[ACTIVITY]:
When the word "fraction" appears in a line of the data below, list that line.
[Opening RECORD EXCERPTS section]
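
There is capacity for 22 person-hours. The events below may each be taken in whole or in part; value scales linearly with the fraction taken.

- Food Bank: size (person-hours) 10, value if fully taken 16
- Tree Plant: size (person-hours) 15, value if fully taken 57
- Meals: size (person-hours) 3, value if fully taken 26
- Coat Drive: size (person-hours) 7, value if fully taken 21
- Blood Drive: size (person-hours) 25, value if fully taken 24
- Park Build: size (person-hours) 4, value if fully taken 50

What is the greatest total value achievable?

Sort by value density: Park Build 50/4≈12.5, Meals 26/3≈8.67, Tree Plant 57/15≈3.8, Coat Drive 21/7≈3, Food Bank 16/10≈1.6, Blood Drive 24/25≈0.96.
Take all of Park Build (4 person-hours, value 50) — 18 person-hours left.
Meals: take in full, 3 person-hours for value 26 — 15 left.
All 15 person-hours of Tree Plant fit (value 57) — 0 remain.
Total value = 133.

133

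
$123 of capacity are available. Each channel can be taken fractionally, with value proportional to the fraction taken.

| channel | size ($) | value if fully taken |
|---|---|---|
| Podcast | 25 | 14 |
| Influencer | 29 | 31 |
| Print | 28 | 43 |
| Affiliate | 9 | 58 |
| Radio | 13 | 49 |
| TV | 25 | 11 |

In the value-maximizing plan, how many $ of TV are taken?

Best value per unit of size first: Affiliate 58/9≈6.44, Radio 49/13≈3.77, Print 43/28≈1.54, Influencer 31/29≈1.07, Podcast 14/25≈0.56, TV 11/25≈0.44.
All 9 $ of Affiliate fit (value 58) ; 114 remain.
Radio: take in full, 13 $ for value 49 ; 101 left.
All 28 $ of Print fit (value 43) ; 73 remain.
Take all of Influencer (29 $, value 31) ; 44 $ left.
Take all of Podcast (25 $, value 14) ; 19 $ left.
Only 19 $ remain; take 19/25 of TV for value 11×19/25 = 8.36.

19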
[Closing RECORD EXCERPTS section]
[REPLY TO THE EXERCISE]:
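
There is capacity for 22 person-hours. The events below may each be taken in whole or in part; value scales linearly with the fraction taken.
$123 of capacity are available. Each channel can be taken fractionally, with value proportional to the fraction taken.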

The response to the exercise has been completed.